-- Material provided follows --

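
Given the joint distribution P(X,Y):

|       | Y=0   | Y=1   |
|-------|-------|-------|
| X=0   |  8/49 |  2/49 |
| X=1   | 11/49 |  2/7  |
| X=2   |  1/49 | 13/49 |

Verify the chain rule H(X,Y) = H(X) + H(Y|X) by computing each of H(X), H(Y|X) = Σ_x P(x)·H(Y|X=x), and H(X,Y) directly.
H(X) = 1.4796 bits, H(Y|X) = 0.7583 bits, H(X,Y) = 2.2379 bits

Marginal of X (row sums):
  P(X=0) = 8/49 + 2/49 = 10/49
  P(X=1) = 11/49 + 2/7 = 25/49
  P(X=2) = 1/49 + 13/49 = 2/7
H(X) = -[(10/49)·log₂(10/49) + (25/49)·log₂(25/49) + (2/7)·log₂(2/7)]
  = 0.46791 + 0.49533 + 0.51639 = 1.4796 bits

H(Y|X) = Σ_x P(x)·H(Y|X=x):
  X=0: P(X=0) = 10/49, P(Y|X=0) = (4/5, 1/5) → H(Y|X=0) = 0.72193
  X=1: P(X=1) = 25/49, P(Y|X=1) = (11/25, 14/25) → H(Y|X=1) = 0.98959
  X=2: P(X=2) = 2/7, P(Y|X=2) = (1/14, 13/14) → H(Y|X=2) = 0.37123
H(Y|X) = (10/49)·0.72193 + (25/49)·0.98959 + (2/7)·0.37123 = 0.7583 bits

H(X,Y) = -Σ_{x,y} P(x,y) log₂ P(x,y). Per-cell terms -P(x,y)·log₂P(x,y):
  X=0: 0.42689, 0.18836
  X=1: 0.48384, 0.51639
  X=2: 0.11459, 0.50787
Sum of the 6 terms: H(X,Y) = 2.2379 bits

Chain rule check:
  H(X) + H(Y|X) = 1.4796 + 0.7583 = 2.2379 bits
  H(X,Y) = 2.2379 bits
✓ Chain rule verified.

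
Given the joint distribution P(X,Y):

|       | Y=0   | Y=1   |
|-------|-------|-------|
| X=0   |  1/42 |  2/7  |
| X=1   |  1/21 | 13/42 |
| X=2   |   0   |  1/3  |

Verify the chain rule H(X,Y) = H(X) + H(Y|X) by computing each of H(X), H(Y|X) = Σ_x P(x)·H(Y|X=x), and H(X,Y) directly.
H(X) = 1.5825 bits, H(Y|X) = 0.3234 bits, H(X,Y) = 1.9059 bits

Marginal of X (row sums):
  P(X=0) = 1/42 + 2/7 = 13/42
  P(X=1) = 1/21 + 13/42 = 5/14
  P(X=2) = 0 + 1/3 = 1/3
H(X) = -[(13/42)·log₂(13/42) + (5/14)·log₂(5/14) + (1/3)·log₂(1/3)]
  = 0.52368 + 0.53051 + 0.52832 = 1.5825 bits

H(Y|X) = Σ_x P(x)·H(Y|X=x):
  X=0: P(X=0) = 13/42, P(Y|X=0) = (1/13, 12/13) → H(Y|X=0) = 0.39124
  X=1: P(X=1) = 5/14, P(Y|X=1) = (2/15, 13/15) → H(Y|X=1) = 0.56651
  X=2: P(X=2) = 1/3, P(Y|X=2) = (0, 1) → H(Y|X=2) = 0.00000
H(Y|X) = (13/42)·0.39124 + (5/14)·0.56651 + (1/3)·0.00000 = 0.3234 bits

H(X,Y) = -Σ_{x,y} P(x,y) log₂ P(x,y). Per-cell terms -P(x,y)·log₂P(x,y):
  X=0: 0.12839, 0.51639
  X=1: 0.20916, 0.52368
  X=2: 0.00000, 0.52832
  (cells with P = 0 contribute 0)
Sum of the 6 terms: H(X,Y) = 1.9059 bits

Chain rule check:
  H(X) + H(Y|X) = 1.5825 + 0.3234 = 1.9059 bits
  H(X,Y) = 1.9059 bits
✓ Chain rule verified.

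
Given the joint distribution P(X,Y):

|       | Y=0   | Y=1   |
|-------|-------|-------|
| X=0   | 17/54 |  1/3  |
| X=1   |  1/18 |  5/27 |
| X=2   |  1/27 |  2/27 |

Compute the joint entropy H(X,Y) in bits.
2.1897 bits

H(X,Y) = -Σ_{x,y} P(x,y) log₂ P(x,y). Per-cell terms -P(x,y)·log₂P(x,y):
  X=0: 0.52493, 0.52832
  X=1: 0.23166, 0.45055
  X=2: 0.17611, 0.27814
Sum of the 6 terms: H(X,Y) = 2.1897 bits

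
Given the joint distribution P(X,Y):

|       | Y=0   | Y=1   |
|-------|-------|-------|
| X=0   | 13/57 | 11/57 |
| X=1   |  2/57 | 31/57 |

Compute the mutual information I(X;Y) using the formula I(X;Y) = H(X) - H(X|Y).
0.2216 bits

I(X;Y) = H(X) - H(X|Y)

Marginal of X (row sums):
  P(X=0) = 13/57 + 11/57 = 8/19
  P(X=1) = 2/57 + 31/57 = 11/19
H(X) = -[(8/19)·log₂(8/19) + (11/19)·log₂(11/19)]
  = 0.52544 + 0.45650 = 0.98194 bits

Marginal of Y (column sums):
  P(Y=0) = 13/57 + 2/57 = 5/19
  P(Y=1) = 11/57 + 31/57 = 14/19
H(X|Y) = Σ_y P(y)·H(X|Y=y):
  Y=0: P(Y=0) = 5/19, P(X|Y=0) = (13/15, 2/15) → H(X|Y=0) = 0.56651
  Y=1: P(Y=1) = 14/19, P(X|Y=1) = (11/42, 31/42) → H(X|Y=1) = 0.82961
H(X|Y) = (5/19)·0.56651 + (14/19)·0.82961 = 0.76037 bits

I(X;Y) = H(X) - H(X|Y) = 0.98194 - 0.76037 = 0.2216 bits

Cross-check via I(X;Y) = H(X) + H(Y) - H(X,Y): computing H(Y) from the column sums and H(X,Y) from the 4 cells in the same way gives H(Y) = 0.83147 bits and H(X,Y) = 1.59185 bits, so
I(X;Y) = 0.98194 + 0.83147 - 1.59185 = 0.2216 bits ✓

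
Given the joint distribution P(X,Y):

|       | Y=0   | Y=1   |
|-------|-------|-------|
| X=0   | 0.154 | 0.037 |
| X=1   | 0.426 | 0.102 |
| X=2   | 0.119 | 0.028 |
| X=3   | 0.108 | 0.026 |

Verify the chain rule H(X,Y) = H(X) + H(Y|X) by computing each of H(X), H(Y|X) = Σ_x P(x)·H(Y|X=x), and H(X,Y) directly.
H(X) = 1.7378 bits, H(Y|X) = 0.7077 bits, H(X,Y) = 2.4455 bits

Marginal of X (row sums):
  P(X=0) = 0.154 + 0.037 = 0.191
  P(X=1) = 0.426 + 0.102 = 0.528
  P(X=2) = 0.119 + 0.028 = 0.147
  P(X=3) = 0.108 + 0.026 = 0.134
H(X) = -[0.191·log₂(0.191) + 0.528·log₂(0.528) + 0.147·log₂(0.147) + 0.134·log₂(0.134)]
  = 0.456176 + 0.486494 + 0.406618 + 0.388559 = 1.7378 bits

H(Y|X) = Σ_x P(x)·H(Y|X=x):
  X=0: P(X=0) = 0.191, P(Y|X=0) = (154/191, 37/191) → H(Y|X=0) = 0.709183
  X=1: P(X=1) = 0.528, P(Y|X=1) = (71/88, 17/88) → H(Y|X=1) = 0.708080
  X=2: P(X=2) = 0.147, P(Y|X=2) = (17/21, 4/21) → H(Y|X=2) = 0.702467
  X=3: P(X=3) = 0.134, P(Y|X=3) = (54/67, 13/67) → H(Y|X=3) = 0.709826
H(Y|X) = 0.191·0.709183 + 0.528·0.708080 + 0.147·0.702467 + 0.134·0.709826 = 0.7077 bits

H(X,Y) = -Σ_{x,y} P(x,y) log₂ P(x,y). Per-cell terms -P(x,y)·log₂P(x,y):
  X=0: 0.415646, 0.175984
  X=1: 0.524438, 0.335923
  X=2: 0.365445, 0.144436
  X=3: 0.346777, 0.136899
Sum of the 8 terms: H(X,Y) = 2.4455 bits

Chain rule check:
  H(X) + H(Y|X) = 1.7378 + 0.7077 = 2.4455 bits
  H(X,Y) = 2.4455 bits
✓ Chain rule verified.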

-- Material provided concluded --

• [Problem description] Retype word for word everything in the listing above from the line that holds "2/57 | 31/57 |" down to the line that holds "0.108 | 0.026 |". Keep both end lines and leave out the rest.

• [Solution for this task]
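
| X=1   |  2/57 | 31/57 |

Compute the mutual information I(X;Y) using the formula I(X;Y) = H(X) - H(X|Y).
0.2216 bits

I(X;Y) = H(X) - H(X|Y)

Marginal of X (row sums):
  P(X=0) = 13/57 + 11/57 = 8/19
  P(X=1) = 2/57 + 31/57 = 11/19
H(X) = -[(8/19)·log₂(8/19) + (11/19)·log₂(11/19)]
  = 0.52544 + 0.45650 = 0.98194 bits

Marginal of Y (column sums):
  P(Y=0) = 13/57 + 2/57 = 5/19
  P(Y=1) = 11/57 + 31/57 = 14/19
H(X|Y) = Σ_y P(y)·H(X|Y=y):
  Y=0: P(Y=0) = 5/19, P(X|Y=0) = (13/15, 2/15) → H(X|Y=0) = 0.56651
  Y=1: P(Y=1) = 14/19, P(X|Y=1) = (11/42, 31/42) → H(X|Y=1) = 0.82961
H(X|Y) = (5/19)·0.56651 + (14/19)·0.82961 = 0.76037 bits

I(X;Y) = H(X) - H(X|Y) = 0.98194 - 0.76037 = 0.2216 bits

Cross-check via I(X;Y) = H(X) + H(Y) - H(X,Y): computing H(Y) from the column sums and H(X,Y) from the 4 cells in the same way gives H(Y) = 0.83147 bits and H(X,Y) = 1.59185 bits, so
I(X;Y) = 0.98194 + 0.83147 - 1.59185 = 0.2216 bits ✓

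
Given the joint distribution P(X,Y):

|       | Y=0   | Y=1   |
|-------|-------|-------|
| X=0   | 0.154 | 0.037 |
| X=1   | 0.426 | 0.102 |
| X=2   | 0.119 | 0.028 |
| X=3   | 0.108 | 0.026 |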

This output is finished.